Scan the records below for the string "mean" and return every line where it appears.

> [Collected data]:
-*-*-

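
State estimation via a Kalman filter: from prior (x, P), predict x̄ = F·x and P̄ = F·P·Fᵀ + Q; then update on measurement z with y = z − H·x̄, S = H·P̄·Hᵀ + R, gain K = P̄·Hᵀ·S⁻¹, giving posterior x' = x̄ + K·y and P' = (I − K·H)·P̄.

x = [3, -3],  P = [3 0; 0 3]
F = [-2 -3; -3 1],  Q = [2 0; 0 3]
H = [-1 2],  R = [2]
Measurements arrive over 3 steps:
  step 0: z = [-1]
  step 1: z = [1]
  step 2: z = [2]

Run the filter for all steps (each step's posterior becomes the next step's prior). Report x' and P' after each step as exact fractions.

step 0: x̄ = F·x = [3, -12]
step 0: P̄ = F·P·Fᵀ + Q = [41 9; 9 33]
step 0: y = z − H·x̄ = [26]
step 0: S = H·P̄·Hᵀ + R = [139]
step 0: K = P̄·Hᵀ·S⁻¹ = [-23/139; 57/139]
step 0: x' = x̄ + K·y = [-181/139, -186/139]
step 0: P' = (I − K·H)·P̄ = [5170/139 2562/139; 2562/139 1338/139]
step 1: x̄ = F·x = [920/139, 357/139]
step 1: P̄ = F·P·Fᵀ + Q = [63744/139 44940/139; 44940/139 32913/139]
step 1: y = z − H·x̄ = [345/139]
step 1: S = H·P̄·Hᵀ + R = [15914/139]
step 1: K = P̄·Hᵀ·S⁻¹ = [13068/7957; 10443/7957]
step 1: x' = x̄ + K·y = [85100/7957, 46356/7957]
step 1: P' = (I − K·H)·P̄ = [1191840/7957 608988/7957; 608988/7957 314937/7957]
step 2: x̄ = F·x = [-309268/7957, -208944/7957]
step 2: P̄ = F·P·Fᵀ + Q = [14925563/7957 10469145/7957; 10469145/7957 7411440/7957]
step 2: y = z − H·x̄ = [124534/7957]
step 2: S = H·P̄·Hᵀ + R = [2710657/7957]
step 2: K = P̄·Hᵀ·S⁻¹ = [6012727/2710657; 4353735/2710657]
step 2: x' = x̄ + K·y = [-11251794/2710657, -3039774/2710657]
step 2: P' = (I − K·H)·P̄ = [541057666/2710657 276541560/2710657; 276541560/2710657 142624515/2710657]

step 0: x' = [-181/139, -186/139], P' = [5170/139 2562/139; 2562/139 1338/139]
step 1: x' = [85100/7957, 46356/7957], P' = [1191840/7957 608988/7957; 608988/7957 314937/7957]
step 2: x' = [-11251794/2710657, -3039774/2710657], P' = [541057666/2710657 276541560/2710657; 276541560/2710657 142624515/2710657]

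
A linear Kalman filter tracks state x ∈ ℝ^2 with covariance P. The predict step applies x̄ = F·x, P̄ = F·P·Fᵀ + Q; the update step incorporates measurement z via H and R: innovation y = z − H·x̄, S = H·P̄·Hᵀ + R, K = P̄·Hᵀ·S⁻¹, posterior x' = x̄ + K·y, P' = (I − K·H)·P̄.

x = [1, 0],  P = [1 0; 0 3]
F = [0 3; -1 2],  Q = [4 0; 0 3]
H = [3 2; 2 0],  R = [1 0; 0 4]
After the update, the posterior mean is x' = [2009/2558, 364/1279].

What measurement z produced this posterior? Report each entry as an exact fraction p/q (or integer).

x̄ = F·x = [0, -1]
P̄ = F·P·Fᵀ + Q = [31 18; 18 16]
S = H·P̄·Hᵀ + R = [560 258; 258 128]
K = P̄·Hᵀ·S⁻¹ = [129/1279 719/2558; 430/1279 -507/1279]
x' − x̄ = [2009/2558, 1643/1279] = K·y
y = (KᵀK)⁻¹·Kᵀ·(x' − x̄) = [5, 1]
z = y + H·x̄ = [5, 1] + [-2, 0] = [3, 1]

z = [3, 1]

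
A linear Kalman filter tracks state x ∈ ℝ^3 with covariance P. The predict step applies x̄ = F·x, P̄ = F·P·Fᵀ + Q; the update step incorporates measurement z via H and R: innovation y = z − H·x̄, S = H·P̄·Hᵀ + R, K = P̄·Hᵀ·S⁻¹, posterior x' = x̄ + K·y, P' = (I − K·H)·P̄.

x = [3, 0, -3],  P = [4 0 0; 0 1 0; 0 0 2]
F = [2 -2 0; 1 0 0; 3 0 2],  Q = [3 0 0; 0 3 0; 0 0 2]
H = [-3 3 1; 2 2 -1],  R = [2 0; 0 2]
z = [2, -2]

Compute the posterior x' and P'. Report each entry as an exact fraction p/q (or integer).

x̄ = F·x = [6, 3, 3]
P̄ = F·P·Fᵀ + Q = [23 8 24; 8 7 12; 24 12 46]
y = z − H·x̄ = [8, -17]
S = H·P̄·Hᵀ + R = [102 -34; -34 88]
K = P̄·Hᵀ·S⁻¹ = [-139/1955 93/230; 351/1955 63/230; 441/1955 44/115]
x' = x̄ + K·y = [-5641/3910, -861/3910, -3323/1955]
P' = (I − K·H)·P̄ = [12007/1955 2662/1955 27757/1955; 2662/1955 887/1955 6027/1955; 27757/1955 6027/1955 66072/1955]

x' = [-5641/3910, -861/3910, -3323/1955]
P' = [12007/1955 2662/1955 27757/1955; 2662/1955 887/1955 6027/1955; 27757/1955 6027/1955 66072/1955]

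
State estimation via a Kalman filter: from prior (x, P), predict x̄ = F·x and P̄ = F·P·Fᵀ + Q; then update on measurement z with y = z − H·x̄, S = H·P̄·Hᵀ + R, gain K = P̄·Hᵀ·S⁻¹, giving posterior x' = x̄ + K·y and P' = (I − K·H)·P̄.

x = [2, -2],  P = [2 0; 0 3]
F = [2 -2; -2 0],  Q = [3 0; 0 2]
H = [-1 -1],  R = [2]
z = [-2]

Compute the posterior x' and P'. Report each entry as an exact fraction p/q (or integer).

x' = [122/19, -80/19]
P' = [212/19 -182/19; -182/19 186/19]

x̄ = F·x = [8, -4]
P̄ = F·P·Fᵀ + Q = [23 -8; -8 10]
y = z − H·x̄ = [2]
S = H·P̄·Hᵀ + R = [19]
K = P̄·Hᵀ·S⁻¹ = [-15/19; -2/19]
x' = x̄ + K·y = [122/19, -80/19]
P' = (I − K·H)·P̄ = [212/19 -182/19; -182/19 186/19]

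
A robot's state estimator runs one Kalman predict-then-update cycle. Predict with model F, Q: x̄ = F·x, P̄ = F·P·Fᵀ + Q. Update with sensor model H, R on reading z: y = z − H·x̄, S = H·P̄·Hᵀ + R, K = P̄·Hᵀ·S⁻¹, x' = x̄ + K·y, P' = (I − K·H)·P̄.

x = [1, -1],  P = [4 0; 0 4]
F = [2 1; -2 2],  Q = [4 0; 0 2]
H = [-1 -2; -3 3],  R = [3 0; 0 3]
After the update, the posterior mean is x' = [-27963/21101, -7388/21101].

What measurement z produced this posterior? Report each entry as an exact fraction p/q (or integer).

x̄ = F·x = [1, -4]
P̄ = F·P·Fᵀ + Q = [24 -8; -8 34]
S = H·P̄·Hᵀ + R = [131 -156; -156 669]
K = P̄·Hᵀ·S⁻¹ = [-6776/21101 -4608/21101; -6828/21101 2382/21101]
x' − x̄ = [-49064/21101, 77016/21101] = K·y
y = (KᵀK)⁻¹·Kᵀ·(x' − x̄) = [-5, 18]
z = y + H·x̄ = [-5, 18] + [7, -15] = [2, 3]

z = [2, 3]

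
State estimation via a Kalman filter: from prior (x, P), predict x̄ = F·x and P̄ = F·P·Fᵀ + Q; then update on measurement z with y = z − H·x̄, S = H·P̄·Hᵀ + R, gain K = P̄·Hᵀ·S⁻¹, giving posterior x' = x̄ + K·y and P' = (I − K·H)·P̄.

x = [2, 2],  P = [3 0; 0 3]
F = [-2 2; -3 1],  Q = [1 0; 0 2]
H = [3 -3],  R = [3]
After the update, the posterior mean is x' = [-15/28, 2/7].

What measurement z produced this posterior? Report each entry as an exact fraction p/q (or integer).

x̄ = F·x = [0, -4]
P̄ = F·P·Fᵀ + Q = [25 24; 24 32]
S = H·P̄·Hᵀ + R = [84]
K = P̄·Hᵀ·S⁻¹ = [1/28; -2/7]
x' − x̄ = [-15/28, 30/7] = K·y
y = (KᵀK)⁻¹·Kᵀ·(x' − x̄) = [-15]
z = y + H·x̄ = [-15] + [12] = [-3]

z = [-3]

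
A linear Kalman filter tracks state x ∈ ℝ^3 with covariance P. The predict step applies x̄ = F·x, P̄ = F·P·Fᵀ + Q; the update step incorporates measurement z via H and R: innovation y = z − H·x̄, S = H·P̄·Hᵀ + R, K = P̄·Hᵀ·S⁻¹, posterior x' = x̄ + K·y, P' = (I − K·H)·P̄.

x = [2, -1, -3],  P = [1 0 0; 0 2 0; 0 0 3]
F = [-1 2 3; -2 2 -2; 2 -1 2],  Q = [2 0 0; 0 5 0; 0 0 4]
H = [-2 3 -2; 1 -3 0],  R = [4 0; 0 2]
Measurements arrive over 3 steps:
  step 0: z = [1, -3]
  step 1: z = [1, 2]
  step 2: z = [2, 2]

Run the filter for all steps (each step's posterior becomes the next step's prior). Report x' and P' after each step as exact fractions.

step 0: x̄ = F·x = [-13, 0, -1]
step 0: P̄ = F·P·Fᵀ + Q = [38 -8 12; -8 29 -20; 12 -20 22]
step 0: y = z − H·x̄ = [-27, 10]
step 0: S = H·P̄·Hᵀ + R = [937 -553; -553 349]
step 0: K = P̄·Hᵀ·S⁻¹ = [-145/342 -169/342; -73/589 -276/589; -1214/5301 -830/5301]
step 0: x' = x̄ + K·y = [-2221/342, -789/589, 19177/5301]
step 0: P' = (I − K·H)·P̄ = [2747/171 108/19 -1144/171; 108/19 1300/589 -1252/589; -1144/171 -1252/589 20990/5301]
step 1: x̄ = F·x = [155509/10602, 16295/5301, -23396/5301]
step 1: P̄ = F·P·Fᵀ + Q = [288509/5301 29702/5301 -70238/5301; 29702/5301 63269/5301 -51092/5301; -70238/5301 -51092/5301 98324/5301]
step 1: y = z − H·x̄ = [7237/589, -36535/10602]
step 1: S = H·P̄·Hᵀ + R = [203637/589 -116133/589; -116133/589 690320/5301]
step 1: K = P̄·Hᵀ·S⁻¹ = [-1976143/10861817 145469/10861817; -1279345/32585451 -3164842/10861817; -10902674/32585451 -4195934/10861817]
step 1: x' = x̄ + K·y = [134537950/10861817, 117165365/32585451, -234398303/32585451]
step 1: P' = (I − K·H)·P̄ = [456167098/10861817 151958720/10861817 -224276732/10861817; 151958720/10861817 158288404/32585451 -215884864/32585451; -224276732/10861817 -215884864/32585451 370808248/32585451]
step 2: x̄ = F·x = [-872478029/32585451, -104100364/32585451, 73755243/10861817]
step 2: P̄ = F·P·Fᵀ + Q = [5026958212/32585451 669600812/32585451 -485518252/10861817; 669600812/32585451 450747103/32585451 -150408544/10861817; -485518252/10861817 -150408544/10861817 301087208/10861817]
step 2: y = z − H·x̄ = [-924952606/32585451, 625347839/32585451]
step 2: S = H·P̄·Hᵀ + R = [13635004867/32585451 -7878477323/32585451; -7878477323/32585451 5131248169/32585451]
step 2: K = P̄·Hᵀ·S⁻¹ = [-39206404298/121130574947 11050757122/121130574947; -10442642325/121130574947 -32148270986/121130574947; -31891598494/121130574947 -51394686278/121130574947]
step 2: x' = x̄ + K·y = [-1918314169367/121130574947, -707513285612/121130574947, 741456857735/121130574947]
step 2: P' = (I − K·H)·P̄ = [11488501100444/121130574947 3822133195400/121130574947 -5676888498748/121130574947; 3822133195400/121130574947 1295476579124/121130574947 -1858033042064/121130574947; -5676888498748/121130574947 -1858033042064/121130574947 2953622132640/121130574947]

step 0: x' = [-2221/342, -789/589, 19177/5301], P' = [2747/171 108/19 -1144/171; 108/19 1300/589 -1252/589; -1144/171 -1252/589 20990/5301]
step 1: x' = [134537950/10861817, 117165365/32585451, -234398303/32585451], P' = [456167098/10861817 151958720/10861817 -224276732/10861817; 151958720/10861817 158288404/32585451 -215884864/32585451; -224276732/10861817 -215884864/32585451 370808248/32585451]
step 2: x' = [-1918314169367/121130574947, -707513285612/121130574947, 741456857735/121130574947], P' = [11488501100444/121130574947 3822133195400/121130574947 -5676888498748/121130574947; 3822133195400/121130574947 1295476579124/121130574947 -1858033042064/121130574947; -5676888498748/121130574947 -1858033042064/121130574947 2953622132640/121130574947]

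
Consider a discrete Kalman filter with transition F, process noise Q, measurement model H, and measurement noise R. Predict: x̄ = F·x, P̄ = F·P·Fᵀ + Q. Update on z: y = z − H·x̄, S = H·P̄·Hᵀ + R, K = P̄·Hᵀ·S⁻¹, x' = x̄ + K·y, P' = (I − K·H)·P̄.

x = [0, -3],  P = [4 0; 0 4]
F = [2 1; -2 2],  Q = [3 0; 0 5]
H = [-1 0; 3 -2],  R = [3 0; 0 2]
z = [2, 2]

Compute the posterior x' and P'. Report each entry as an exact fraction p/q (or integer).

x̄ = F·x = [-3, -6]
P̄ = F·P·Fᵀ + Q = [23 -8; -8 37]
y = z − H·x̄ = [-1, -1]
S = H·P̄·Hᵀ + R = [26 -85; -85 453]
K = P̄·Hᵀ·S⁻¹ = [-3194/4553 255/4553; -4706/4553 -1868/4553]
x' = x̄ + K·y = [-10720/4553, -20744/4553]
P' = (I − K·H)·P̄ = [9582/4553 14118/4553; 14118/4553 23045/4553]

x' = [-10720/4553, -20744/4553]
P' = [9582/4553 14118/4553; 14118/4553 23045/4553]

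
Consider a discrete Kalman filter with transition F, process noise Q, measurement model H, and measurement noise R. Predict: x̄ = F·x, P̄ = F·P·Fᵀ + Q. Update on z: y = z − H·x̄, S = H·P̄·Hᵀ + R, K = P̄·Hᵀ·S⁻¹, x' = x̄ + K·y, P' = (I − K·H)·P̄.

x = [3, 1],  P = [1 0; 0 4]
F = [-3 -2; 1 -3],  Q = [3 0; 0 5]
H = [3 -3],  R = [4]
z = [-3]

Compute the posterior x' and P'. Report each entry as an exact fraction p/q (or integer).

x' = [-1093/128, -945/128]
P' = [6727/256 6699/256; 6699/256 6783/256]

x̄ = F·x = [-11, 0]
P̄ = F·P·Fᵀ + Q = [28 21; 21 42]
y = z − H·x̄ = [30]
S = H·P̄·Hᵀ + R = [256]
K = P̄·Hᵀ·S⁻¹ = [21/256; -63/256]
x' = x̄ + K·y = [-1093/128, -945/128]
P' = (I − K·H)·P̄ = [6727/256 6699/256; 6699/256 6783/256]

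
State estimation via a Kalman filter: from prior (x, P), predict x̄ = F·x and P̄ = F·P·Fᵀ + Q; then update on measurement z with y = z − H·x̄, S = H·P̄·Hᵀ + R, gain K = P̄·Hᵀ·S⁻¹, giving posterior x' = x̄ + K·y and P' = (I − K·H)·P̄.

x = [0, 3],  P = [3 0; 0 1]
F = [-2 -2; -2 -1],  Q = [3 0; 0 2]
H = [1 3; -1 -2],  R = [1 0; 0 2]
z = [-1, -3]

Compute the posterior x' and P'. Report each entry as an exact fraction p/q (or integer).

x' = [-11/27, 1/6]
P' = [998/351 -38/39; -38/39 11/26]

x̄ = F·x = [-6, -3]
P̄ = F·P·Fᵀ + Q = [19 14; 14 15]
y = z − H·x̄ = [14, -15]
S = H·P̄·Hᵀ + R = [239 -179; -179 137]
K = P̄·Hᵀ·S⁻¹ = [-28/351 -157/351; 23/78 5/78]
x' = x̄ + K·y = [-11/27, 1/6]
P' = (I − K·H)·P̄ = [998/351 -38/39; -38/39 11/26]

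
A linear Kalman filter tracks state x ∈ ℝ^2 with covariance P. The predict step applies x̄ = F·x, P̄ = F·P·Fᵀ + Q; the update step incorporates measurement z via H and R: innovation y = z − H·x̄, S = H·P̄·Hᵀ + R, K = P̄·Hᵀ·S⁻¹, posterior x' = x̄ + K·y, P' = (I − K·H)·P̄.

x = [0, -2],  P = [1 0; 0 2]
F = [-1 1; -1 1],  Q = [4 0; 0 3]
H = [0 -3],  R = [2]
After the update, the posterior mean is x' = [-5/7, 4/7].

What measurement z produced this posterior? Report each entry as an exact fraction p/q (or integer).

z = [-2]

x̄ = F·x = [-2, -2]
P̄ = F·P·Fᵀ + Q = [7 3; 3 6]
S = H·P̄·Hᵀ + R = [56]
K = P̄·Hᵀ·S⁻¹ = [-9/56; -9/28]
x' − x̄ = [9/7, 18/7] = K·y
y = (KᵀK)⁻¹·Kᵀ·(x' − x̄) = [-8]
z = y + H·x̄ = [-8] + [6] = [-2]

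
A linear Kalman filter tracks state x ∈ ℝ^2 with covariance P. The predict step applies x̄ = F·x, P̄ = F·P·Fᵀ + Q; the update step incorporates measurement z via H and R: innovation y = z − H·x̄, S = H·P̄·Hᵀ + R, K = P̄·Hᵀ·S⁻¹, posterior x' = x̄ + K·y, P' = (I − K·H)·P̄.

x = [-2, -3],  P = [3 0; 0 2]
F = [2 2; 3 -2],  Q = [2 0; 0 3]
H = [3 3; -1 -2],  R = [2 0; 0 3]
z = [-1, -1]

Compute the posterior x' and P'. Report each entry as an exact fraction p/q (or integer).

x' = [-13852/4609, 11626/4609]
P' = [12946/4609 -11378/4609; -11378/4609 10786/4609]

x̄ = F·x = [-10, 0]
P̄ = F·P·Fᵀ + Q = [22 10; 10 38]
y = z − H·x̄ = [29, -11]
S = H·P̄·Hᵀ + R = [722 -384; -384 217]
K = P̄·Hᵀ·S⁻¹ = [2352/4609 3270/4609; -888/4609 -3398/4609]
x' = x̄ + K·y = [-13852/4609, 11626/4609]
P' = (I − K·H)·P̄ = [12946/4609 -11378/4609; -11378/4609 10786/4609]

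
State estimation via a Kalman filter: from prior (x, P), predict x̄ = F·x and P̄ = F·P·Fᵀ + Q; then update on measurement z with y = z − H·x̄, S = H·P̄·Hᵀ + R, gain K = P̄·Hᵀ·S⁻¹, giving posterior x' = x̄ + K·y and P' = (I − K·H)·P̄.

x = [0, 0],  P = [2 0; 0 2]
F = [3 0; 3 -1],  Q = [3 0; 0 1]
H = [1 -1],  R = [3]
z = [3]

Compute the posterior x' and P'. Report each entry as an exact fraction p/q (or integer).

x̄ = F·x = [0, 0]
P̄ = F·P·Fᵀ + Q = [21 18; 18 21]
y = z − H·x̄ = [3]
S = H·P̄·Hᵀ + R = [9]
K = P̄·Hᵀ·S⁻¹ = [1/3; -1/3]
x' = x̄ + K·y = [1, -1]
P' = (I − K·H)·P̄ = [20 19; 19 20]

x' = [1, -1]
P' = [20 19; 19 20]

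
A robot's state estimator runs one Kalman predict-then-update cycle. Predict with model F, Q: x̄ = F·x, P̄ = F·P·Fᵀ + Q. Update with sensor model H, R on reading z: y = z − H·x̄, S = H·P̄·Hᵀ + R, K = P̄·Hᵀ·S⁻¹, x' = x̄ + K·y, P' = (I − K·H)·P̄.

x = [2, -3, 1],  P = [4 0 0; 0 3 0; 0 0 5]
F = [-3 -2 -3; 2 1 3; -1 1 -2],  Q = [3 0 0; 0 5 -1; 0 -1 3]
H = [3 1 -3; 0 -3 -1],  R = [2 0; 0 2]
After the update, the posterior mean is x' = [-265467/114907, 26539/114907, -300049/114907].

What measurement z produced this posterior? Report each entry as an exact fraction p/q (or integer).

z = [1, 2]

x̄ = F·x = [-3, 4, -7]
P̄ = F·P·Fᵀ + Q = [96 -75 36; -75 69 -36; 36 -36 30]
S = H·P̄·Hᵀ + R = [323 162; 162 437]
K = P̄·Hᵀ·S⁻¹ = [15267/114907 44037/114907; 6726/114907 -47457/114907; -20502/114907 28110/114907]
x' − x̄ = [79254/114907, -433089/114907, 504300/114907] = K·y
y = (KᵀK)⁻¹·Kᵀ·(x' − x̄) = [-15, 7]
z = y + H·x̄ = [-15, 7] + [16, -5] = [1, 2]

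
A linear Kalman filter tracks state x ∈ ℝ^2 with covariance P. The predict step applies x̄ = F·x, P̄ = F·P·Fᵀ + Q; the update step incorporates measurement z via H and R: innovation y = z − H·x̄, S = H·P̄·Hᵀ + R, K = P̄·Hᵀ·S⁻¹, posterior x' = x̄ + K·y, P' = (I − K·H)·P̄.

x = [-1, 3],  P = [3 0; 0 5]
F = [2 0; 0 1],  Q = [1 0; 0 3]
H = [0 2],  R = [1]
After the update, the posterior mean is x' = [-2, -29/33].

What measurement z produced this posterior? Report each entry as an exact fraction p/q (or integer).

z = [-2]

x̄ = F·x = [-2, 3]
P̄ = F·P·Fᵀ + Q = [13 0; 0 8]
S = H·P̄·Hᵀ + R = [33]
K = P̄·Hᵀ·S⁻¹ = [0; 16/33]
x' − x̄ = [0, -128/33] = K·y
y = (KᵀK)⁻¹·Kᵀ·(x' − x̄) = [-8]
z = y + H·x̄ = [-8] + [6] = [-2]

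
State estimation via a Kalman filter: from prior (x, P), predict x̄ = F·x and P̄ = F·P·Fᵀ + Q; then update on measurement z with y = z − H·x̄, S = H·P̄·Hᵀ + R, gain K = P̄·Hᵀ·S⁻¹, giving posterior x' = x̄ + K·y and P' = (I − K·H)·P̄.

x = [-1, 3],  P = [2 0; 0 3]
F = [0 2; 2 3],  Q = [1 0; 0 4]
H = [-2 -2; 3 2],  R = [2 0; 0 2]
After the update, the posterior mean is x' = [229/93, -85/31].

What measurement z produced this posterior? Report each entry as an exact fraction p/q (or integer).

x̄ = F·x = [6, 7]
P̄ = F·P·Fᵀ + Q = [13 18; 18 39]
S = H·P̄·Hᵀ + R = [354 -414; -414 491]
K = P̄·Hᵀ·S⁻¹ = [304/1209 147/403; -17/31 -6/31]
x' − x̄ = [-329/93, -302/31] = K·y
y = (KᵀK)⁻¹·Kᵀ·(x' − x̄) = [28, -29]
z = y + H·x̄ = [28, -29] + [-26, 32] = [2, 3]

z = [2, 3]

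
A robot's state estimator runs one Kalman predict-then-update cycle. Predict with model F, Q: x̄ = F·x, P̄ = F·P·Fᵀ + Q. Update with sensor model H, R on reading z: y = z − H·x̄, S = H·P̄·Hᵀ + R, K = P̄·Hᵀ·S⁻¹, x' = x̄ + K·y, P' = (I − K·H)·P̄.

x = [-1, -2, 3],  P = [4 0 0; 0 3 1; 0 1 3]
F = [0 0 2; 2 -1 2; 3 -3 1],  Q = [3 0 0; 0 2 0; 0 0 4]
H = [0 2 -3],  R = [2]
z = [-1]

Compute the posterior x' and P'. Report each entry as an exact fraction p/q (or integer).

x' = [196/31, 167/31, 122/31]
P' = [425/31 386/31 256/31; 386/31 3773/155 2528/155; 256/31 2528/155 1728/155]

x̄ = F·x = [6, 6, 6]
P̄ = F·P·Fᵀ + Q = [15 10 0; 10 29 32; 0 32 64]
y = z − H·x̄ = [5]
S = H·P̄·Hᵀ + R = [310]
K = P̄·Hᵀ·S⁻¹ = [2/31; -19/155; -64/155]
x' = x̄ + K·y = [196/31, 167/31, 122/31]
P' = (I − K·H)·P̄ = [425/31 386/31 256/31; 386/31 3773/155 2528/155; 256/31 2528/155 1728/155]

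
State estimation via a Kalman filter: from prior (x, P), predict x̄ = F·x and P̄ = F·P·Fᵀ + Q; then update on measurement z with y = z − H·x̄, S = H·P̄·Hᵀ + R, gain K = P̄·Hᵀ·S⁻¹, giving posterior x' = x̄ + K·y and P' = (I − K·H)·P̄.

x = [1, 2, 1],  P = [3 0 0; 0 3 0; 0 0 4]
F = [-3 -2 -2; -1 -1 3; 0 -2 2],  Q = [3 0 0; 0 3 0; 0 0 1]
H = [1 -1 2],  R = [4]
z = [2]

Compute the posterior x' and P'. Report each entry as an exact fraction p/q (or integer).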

-*-*-

> [TASK OUTPUT]:
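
After the update, the posterior mean is x' = [2009/2558, 364/1279].
After the update, the posterior mean is x' = [-27963/21101, -7388/21101].
After the update, the posterior mean is x' = [-15/28, 2/7].
After the update, the posterior mean is x' = [-5/7, 4/7].
After the update, the posterior mean is x' = [-265467/114907, 26539/114907, -300049/114907].
After the update, the posterior mean is x' = [-2, -29/33].
After the update, the posterior mean is x' = [229/93, -85/31].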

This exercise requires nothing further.